-- RECORDED DATA follows --

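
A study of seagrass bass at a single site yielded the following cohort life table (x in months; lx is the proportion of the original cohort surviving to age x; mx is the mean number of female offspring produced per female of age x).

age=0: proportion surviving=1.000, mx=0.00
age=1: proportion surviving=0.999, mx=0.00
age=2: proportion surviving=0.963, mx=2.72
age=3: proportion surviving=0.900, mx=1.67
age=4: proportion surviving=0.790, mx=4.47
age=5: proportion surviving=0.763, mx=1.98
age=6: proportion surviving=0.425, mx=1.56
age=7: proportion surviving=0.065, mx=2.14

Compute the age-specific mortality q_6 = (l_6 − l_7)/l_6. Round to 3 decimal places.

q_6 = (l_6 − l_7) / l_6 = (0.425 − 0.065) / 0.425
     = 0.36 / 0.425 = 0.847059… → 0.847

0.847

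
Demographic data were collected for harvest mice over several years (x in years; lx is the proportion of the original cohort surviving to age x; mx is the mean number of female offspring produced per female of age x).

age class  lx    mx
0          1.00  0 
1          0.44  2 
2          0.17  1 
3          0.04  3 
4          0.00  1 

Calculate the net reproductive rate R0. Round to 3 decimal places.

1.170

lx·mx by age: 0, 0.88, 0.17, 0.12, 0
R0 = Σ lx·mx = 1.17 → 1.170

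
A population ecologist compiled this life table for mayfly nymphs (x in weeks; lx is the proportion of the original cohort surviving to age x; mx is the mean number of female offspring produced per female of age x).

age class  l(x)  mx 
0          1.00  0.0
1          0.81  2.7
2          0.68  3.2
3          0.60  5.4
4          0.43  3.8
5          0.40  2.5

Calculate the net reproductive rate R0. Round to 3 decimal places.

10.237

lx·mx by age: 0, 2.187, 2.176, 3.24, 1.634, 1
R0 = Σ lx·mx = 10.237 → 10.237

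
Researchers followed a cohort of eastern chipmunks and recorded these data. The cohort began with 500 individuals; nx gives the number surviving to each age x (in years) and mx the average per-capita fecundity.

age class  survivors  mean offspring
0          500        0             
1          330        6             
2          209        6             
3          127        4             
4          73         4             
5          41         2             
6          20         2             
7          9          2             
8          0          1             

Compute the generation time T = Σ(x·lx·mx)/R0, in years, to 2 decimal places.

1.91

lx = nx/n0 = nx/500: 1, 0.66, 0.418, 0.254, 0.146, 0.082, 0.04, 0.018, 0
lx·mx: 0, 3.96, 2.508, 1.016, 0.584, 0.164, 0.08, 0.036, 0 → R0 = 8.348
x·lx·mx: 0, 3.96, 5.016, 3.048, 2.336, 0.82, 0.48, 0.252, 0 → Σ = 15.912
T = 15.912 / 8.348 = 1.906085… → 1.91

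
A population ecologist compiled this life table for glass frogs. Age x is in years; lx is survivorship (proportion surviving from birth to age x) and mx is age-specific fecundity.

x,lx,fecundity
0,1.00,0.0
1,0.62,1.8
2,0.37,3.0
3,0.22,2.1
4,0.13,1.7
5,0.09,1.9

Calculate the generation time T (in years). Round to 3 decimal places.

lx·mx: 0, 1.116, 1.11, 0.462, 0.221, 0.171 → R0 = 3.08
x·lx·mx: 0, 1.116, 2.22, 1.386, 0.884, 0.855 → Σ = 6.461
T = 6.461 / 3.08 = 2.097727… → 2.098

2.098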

-- RECORDED DATA concluded --

- WHAT TO WORK ON
Go through the material above and report each line containing "class".

- ANSWER TO THIS EXERCISE
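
age class  lx    mx
age class  l(x)  mx 
age class  survivors  mean offspring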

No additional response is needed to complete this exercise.